(Beginning of Supplied material)
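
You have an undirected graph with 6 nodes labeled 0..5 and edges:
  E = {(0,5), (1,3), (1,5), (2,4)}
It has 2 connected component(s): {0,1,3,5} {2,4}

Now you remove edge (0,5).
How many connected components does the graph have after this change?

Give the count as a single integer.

Answer: 3

Derivation:
Initial component count: 2
Remove (0,5): it was a bridge. Count increases: 2 -> 3.
  After removal, components: {0} {1,3,5} {2,4}
New component count: 3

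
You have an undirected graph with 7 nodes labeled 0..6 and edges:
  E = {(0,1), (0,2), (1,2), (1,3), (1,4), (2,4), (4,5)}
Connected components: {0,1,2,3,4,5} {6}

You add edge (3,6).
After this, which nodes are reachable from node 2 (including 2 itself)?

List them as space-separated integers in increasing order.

Answer: 0 1 2 3 4 5 6

Derivation:
Before: nodes reachable from 2: {0,1,2,3,4,5}
Adding (3,6): merges 2's component with another. Reachability grows.
After: nodes reachable from 2: {0,1,2,3,4,5,6}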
(End of Supplied material)
> [Task item]: Once you have identified the lines above that contain "edges", copy each of them.

> [Response]:
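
You have an undirected graph with 6 nodes labeled 0..5 and edges:
You have an undirected graph with 7 nodes labeled 0..6 and edges: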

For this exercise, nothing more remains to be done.